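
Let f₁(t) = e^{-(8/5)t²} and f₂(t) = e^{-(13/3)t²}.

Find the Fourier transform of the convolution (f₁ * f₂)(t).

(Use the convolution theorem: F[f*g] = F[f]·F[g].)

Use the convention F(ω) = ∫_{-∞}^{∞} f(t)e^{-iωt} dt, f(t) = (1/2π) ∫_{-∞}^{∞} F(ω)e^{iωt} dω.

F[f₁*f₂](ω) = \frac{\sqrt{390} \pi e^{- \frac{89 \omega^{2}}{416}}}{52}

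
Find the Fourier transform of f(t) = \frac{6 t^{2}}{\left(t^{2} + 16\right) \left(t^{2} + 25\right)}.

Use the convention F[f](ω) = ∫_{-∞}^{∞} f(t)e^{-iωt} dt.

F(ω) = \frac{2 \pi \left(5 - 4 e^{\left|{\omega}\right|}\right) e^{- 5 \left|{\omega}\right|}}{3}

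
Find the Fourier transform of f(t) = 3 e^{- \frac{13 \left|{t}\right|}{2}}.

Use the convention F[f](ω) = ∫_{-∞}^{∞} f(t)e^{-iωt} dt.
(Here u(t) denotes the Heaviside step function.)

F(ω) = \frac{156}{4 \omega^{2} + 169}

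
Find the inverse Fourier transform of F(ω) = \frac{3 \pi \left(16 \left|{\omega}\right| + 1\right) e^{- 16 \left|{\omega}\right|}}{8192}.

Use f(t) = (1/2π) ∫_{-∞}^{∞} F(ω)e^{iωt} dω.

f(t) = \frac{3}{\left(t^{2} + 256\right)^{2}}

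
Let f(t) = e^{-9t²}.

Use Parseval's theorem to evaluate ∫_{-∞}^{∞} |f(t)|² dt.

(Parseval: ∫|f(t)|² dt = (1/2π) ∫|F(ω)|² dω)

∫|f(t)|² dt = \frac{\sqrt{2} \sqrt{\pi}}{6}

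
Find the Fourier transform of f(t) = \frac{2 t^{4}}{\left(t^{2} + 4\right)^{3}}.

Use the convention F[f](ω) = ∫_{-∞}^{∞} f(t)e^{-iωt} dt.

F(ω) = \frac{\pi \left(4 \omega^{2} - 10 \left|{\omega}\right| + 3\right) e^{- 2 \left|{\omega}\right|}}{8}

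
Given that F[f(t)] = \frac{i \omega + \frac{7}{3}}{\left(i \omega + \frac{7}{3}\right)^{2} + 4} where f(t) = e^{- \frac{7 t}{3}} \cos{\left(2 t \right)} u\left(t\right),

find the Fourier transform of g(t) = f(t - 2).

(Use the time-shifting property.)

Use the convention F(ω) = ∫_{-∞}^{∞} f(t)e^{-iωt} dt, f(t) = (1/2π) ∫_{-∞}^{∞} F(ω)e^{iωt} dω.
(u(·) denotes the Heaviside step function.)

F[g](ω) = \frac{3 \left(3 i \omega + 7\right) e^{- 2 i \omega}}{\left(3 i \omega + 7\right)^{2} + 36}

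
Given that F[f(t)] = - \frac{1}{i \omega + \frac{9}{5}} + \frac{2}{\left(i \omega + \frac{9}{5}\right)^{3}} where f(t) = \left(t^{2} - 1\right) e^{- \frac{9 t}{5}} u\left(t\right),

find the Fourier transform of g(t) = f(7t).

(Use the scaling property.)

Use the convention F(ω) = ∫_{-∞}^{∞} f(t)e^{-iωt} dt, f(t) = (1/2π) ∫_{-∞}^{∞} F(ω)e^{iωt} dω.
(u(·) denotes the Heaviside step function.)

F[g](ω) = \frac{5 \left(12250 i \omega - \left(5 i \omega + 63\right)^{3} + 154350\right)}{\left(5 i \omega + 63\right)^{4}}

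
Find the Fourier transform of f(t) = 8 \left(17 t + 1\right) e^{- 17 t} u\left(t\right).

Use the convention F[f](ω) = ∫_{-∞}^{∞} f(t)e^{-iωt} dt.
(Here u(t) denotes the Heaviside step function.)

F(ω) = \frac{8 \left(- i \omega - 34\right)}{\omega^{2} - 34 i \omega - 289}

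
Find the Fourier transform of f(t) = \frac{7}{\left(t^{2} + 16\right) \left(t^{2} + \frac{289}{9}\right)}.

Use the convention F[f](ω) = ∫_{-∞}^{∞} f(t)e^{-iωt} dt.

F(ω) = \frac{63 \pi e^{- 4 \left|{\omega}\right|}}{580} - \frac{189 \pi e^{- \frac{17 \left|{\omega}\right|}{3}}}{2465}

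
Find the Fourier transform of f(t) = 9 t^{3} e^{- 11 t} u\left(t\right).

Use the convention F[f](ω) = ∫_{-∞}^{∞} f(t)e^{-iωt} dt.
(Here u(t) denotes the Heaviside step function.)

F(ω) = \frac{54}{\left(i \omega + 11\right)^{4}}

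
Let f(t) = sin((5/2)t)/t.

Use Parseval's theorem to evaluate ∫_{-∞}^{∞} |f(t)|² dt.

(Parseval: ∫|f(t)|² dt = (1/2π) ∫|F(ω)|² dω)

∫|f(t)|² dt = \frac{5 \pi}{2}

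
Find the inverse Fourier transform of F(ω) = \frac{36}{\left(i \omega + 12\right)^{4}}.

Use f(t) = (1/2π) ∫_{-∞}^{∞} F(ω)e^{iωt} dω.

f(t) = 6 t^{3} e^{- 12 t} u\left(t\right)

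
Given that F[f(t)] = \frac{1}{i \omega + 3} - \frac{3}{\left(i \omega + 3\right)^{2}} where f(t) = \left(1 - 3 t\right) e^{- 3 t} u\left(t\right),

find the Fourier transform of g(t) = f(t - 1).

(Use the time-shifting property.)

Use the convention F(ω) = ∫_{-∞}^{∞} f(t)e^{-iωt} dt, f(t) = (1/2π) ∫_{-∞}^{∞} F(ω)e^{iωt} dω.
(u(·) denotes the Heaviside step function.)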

• **Task details**
In the material above, find each line that has the string "inverse" and return it.

• **Output below**
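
Find the inverse Fourier transform of F(ω) = \frac{3 \pi \left(16 \left|{\omega}\right| + 1\right) e^{- 16 \left|{\omega}\right|}}{8192}.
Find the inverse Fourier transform of F(ω) = \frac{36}{\left(i \omega + 12\right)^{4}}.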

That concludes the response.